START Provided material

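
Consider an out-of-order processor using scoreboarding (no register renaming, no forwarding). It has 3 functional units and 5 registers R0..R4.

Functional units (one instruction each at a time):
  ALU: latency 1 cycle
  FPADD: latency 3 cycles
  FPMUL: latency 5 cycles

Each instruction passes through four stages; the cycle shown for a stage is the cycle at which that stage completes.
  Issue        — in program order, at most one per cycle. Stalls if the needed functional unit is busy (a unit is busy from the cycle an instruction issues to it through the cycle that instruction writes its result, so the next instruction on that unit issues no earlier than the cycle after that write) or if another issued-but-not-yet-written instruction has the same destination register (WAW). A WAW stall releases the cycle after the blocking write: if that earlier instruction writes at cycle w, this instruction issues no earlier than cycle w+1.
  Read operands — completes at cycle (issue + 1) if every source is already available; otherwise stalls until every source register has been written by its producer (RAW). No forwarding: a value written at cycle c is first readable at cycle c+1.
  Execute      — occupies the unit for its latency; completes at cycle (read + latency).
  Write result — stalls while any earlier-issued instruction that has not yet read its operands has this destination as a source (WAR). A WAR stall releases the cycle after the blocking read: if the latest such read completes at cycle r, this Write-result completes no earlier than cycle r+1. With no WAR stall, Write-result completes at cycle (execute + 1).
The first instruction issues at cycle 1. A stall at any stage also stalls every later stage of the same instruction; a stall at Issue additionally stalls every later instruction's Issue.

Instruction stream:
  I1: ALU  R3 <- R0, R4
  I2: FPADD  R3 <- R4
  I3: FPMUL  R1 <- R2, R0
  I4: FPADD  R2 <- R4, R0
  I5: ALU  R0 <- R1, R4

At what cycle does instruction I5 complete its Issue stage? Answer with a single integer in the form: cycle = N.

c1: I1→ALU
c2: I1 RO
c3: I1 EX
c4: I1 WR R3
c5: I2→FPADD
c6: I2 RO | I3→FPMUL
c7: I3 RO
c9: I2 EX
c10: I2 WR R3
c11: I4→FPADD
c12: I3 EX | I4 RO | I5→ALU
c13: I3 WR R1
c14: I5 RO
c15: I4 EX | I5 EX
c16: I4 WR R2 | I5 WR R0

cycle = 12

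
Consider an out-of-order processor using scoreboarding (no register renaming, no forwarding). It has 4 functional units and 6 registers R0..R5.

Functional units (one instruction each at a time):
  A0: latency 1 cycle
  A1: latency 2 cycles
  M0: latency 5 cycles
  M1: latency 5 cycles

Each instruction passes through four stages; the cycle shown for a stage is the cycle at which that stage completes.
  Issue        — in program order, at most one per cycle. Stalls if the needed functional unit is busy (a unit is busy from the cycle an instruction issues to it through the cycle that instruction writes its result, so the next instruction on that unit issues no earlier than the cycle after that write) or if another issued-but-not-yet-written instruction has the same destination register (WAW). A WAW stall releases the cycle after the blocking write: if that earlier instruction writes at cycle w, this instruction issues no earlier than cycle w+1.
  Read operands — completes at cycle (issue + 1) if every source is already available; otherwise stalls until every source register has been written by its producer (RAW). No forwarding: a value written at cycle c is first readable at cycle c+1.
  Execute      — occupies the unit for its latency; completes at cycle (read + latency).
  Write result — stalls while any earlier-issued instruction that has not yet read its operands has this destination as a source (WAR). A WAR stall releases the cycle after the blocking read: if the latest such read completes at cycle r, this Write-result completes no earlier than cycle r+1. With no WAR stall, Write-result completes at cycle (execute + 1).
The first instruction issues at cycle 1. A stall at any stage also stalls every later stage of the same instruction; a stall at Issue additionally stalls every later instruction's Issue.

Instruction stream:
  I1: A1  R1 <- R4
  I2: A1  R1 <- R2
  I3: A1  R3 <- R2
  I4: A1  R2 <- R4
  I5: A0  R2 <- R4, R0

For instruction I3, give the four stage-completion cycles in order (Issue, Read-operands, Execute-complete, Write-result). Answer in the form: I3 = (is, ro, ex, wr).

I3 = (11, 12, 14, 15)

I1 -> (1, 2, 4, 5)
I2 -> (6, 7, 9, 10)  // struct: A1 busy until I1 writes@5
I3 -> (11, 12, 14, 15)  // struct: A1 busy until I2 writes@10
I4 -> (16, 17, 19, 20)  // struct: A1 busy until I3 writes@15
I5 -> (21, 22, 23, 24)  // WAW R2: wait I4 write@20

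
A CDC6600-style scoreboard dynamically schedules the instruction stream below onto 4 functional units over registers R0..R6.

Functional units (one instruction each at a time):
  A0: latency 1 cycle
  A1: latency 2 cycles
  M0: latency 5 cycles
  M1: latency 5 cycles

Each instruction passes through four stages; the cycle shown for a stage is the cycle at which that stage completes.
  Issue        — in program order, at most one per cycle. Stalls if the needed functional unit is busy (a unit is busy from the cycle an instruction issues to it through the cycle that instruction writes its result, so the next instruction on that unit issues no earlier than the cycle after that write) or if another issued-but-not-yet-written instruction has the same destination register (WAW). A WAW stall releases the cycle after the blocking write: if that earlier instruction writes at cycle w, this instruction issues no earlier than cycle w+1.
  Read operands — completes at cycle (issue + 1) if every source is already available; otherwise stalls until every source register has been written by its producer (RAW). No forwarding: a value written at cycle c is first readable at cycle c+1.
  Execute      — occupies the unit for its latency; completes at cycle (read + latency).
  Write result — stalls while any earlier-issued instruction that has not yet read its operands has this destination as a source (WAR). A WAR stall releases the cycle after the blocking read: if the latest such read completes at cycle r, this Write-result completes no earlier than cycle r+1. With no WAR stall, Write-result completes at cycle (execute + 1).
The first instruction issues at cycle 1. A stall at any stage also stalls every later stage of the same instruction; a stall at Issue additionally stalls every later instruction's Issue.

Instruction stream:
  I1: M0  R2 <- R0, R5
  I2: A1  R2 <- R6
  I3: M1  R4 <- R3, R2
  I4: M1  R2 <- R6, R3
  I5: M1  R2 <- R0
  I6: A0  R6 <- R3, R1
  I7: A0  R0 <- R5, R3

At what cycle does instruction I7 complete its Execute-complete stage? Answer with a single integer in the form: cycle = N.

cycle = 36

[I1] 1/2/7/8
[I2] 9/10/12/13  (WAW R2: wait I1 write@8)
[I3] 10/14/19/20  (RAW R2: wait I2 write@13)
[I4] 21/22/27/28  (struct: M1 busy until I3 writes@20)
[I5] 29/30/35/36  (struct: M1 busy until I4 writes@28)
[I6] 30/31/32/33
[I7] 34/35/36/37  (struct: A0 busy until I6 writes@33)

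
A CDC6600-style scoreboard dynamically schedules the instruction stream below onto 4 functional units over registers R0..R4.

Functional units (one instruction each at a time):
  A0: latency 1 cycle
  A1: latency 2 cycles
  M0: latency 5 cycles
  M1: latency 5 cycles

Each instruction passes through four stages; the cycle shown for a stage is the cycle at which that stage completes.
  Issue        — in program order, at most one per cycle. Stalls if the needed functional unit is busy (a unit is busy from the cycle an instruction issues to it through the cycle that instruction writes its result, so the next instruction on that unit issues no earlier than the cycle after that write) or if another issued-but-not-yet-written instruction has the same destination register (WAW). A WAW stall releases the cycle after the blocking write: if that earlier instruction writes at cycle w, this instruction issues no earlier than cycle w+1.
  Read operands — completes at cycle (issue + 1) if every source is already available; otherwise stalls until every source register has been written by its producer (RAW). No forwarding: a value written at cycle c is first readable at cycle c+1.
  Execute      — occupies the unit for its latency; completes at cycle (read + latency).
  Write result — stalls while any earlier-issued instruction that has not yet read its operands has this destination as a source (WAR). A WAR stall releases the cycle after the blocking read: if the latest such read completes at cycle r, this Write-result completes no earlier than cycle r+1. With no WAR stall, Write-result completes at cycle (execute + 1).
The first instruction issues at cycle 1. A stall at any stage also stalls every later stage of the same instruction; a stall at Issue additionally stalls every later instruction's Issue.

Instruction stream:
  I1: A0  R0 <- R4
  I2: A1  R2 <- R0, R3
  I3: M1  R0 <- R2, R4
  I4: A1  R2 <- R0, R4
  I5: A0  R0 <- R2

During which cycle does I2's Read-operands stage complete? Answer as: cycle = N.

cycle = 5

I1: IS=1 RO=2 EX=3 WR=4
I2: IS=2 RO=5 EX=7 WR=8  [RAW R0: wait I1 write@4]
I3: IS=5 RO=9 EX=14 WR=15  [WAW R0: wait I1 write@4; RAW R2: wait I2 write@8]
I4: IS=9 RO=16 EX=18 WR=19  [struct: A1 busy until I2 writes@8; RAW R0: wait I3 write@15]
I5: IS=16 RO=20 EX=21 WR=22  [WAW R0: wait I3 write@15; RAW R2: wait I4 write@19]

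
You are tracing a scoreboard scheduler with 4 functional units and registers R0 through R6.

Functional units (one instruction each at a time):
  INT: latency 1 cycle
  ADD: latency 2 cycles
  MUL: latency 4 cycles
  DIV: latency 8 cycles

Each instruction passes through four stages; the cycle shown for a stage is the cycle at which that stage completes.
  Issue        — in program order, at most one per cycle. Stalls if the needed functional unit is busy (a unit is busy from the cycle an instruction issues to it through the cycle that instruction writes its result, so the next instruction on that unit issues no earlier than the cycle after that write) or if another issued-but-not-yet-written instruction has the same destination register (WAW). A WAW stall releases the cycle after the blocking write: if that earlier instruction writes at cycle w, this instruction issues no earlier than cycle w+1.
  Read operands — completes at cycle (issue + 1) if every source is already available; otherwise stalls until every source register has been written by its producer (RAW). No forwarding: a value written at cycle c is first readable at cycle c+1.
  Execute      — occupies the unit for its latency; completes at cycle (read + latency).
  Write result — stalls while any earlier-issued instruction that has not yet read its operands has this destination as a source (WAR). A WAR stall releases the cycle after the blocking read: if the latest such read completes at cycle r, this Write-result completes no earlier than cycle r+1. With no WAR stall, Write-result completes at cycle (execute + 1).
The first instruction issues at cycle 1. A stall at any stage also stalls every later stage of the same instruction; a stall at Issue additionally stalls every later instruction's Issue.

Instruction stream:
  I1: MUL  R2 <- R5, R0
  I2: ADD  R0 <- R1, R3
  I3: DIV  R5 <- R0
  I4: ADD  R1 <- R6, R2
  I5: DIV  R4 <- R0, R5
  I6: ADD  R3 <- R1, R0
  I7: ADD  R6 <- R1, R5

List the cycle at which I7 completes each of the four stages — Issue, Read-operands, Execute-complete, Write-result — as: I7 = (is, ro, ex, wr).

cycle 1: issue I1 (MUL)
cycle 2: I1 read-ops | issue I2 (ADD)
cycle 3: I2 read-ops | issue I3 (DIV)
cycle 5: I2 finished on ADD
cycle 6: I1 finished on MUL | I2→R0
cycle 7: I1→R2 | I3 read-ops | issue I4 (ADD)
cycle 8: I4 read-ops
cycle 10: I4 finished on ADD
cycle 11: I4→R1
cycle 15: I3 finished on DIV
cycle 16: I3→R5
cycle 17: issue I5 (DIV)
cycle 18: I5 read-ops | issue I6 (ADD)
cycle 19: I6 read-ops
cycle 21: I6 finished on ADD
cycle 22: I6→R3
cycle 23: issue I7 (ADD)
cycle 24: I7 read-ops
cycle 26: I5 finished on DIV | I7 finished on ADD
cycle 27: I5→R4 | I7→R6

I7 = (23, 24, 26, 27)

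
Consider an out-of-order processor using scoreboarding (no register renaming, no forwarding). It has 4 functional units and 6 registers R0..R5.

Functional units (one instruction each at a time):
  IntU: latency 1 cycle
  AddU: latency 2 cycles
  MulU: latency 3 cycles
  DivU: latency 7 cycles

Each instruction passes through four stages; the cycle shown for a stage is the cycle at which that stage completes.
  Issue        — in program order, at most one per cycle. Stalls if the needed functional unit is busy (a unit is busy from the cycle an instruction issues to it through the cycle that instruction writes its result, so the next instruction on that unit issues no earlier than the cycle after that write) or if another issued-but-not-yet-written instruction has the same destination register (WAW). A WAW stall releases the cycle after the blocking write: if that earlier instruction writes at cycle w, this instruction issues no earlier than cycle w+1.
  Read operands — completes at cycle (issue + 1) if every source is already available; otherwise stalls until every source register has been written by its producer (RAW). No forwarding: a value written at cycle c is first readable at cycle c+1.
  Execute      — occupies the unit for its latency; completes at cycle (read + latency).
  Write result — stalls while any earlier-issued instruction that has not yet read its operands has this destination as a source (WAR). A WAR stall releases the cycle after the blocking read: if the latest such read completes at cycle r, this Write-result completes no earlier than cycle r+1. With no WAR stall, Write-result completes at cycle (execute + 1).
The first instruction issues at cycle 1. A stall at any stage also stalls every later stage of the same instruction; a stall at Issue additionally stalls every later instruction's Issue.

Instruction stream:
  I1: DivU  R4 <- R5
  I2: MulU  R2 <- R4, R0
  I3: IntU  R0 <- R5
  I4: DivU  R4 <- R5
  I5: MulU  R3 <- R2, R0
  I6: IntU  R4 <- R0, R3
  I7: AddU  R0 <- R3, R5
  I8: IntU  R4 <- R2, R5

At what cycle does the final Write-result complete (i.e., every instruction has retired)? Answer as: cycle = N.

I1  is:1  ro:2  ex:9  wr:10
I2  is:2  ro:11  ex:14  wr:15  — RAW R4: wait I1 write@10
I3  is:3  ro:4  ex:5  wr:12  — WAR R0: wait I2 read@11
I4  is:11  ro:12  ex:19  wr:20  — struct: DivU busy until I1 writes@10
I5  is:16  ro:17  ex:20  wr:21  — struct: MulU busy until I2 writes@15
I6  is:21  ro:22  ex:23  wr:24  — WAW R4: wait I4 write@20
I7  is:22  ro:23  ex:25  wr:26
I8  is:25  ro:26  ex:27  wr:28  — struct: IntU busy until I6 writes@24

cycle = 28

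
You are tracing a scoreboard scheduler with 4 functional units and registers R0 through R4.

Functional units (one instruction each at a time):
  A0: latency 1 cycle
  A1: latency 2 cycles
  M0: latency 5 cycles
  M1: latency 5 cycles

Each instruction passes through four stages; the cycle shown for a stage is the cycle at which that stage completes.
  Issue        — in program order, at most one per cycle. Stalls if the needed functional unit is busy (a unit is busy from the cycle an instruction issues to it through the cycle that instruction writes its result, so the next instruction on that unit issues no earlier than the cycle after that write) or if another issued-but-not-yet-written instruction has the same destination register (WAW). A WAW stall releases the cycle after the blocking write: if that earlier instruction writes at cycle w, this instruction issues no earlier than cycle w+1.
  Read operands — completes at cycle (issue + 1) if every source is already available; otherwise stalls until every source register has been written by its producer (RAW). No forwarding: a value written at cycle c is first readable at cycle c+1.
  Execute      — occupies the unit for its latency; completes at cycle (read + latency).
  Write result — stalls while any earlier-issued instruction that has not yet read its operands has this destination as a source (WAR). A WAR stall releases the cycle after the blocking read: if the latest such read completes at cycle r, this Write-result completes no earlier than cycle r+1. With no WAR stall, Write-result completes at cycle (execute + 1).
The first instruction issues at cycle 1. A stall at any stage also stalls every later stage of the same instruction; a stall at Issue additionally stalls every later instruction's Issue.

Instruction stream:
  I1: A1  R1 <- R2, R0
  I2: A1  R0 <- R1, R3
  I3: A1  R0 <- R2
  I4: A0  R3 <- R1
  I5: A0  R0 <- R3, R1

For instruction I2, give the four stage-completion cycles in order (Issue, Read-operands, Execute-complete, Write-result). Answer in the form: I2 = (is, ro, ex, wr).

[I1] 1/2/4/5
[I2] 6/7/9/10  (struct: A1 busy until I1 writes@5)
[I3] 11/12/14/15  (struct: A1 busy until I2 writes@10)
[I4] 12/13/14/15
[I5] 16/17/18/19  (struct: A0 busy until I4 writes@15)

I2 = (6, 7, 9, 10)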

END Provided material

- _What you are asked to do_
At the first line of the material above, start reproducing each line exactly, and end with the line that holds "FPMUL: latency 5 cycles", adding nothing.

- _Output_
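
Consider an out-of-order processor using scoreboarding (no register renaming, no forwarding). It has 3 functional units and 5 registers R0..R4.

Functional units (one instruction each at a time):
  ALU: latency 1 cycle
  FPADD: latency 3 cycles
  FPMUL: latency 5 cycles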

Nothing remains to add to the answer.